→ **Saved data entries**
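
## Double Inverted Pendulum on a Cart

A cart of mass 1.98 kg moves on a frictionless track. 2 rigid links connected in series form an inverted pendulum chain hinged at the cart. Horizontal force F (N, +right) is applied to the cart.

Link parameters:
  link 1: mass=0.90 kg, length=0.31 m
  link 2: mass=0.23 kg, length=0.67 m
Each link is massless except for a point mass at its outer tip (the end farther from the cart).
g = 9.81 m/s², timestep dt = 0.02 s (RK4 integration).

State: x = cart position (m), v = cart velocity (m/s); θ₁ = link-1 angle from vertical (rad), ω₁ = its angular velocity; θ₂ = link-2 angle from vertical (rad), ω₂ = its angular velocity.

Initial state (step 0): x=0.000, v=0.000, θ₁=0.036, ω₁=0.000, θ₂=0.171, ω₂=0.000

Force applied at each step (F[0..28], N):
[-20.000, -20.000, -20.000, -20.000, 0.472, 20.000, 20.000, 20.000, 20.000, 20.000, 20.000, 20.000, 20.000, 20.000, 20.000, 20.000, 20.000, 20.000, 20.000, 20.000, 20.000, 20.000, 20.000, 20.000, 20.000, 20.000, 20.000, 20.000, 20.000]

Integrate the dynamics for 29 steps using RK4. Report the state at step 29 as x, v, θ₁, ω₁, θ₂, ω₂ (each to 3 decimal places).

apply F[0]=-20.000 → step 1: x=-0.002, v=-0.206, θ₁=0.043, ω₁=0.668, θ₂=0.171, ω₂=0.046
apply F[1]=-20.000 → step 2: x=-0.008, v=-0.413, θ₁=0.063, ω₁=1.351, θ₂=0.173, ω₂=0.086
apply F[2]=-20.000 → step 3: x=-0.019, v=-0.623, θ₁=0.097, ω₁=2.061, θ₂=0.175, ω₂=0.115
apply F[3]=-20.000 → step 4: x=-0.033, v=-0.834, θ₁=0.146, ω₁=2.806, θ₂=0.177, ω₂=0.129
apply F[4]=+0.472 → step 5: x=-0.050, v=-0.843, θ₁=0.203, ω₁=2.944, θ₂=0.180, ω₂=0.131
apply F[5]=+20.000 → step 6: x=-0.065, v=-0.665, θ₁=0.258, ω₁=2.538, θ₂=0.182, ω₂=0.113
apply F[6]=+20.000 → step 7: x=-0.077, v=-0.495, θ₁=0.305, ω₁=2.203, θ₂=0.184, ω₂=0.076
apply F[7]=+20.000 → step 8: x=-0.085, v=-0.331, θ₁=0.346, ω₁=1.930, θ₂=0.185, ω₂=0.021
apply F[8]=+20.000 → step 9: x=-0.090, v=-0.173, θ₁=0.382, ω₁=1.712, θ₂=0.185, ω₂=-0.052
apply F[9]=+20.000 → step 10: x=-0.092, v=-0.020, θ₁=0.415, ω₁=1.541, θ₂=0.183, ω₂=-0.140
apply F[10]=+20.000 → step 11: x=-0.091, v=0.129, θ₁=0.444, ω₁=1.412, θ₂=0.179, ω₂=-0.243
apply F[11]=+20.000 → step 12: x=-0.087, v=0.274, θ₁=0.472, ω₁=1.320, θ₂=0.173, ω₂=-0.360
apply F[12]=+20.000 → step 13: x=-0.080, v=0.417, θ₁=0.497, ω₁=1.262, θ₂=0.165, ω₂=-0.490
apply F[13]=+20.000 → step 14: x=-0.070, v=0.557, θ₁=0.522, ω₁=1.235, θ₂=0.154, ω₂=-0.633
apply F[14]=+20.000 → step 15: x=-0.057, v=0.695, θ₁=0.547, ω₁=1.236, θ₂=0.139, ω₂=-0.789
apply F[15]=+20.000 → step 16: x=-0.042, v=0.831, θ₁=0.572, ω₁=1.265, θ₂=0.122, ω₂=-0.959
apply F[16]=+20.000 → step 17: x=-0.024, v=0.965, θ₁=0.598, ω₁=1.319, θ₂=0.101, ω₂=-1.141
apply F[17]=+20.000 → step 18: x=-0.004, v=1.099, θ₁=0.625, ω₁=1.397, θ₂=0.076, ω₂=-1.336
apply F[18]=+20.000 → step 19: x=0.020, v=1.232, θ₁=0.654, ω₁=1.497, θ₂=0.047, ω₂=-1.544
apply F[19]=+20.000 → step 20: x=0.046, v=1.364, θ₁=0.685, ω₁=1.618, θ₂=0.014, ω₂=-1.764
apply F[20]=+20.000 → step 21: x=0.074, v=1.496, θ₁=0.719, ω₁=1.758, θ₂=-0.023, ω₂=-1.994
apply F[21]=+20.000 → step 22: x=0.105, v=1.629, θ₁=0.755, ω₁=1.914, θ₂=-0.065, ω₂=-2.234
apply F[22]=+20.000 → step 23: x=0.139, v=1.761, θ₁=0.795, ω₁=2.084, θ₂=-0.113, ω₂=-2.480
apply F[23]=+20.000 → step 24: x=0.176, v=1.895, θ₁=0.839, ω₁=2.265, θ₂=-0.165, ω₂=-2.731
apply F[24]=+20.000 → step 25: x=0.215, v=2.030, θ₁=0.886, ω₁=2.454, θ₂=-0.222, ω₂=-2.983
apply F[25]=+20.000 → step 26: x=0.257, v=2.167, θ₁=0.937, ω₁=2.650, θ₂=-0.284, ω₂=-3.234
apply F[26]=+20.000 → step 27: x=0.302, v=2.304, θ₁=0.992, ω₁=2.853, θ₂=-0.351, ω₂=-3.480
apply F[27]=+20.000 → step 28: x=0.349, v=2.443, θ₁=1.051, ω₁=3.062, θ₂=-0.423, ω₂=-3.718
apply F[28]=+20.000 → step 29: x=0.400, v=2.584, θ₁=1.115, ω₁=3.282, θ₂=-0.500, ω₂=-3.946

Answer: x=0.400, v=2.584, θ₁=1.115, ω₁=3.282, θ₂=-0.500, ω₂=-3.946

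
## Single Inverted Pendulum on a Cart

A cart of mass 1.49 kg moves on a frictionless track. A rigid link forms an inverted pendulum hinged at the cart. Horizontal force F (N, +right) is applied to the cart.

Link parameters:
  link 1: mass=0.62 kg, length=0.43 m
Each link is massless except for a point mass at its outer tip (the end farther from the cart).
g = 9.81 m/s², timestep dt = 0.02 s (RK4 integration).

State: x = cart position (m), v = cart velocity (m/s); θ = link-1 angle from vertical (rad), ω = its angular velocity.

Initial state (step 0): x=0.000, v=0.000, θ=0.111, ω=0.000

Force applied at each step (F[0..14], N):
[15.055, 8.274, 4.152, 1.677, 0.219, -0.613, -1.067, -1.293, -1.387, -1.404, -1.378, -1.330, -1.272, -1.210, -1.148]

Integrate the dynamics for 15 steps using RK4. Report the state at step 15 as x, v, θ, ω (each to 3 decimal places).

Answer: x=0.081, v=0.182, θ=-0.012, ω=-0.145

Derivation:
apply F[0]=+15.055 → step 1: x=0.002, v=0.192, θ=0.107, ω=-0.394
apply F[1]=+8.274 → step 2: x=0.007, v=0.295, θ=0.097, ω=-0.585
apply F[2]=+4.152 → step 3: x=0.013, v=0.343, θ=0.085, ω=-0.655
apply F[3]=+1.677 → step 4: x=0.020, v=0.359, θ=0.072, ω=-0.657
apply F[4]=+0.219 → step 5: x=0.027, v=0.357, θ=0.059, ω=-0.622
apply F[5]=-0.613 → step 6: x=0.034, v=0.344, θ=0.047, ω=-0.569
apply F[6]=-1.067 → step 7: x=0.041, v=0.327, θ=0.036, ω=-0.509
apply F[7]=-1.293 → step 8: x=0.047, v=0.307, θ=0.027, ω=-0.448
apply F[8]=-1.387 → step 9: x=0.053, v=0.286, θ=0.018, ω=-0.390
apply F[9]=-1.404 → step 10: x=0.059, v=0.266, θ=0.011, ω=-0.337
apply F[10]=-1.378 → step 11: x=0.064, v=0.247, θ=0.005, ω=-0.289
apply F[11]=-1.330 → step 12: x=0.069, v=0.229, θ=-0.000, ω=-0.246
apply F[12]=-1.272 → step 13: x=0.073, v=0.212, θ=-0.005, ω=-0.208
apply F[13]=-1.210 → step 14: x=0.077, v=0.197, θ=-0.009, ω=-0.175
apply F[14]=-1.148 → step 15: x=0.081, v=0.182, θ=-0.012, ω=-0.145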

→ **Task to complete**
All that is wanted is a faithful reproduction of the line above with "ω = its angular velocity.", the line with "-1.272, -1.210, -1.148]", and every line in between.

→ **Answer for this exercise**
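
State: x = cart position (m), v = cart velocity (m/s); θ = link-1 angle from vertical (rad), ω = its angular velocity.

Initial state (step 0): x=0.000, v=0.000, θ=0.111, ω=0.000

Force applied at each step (F[0..14], N):
[15.055, 8.274, 4.152, 1.677, 0.219, -0.613, -1.067, -1.293, -1.387, -1.404, -1.378, -1.330, -1.272, -1.210, -1.148]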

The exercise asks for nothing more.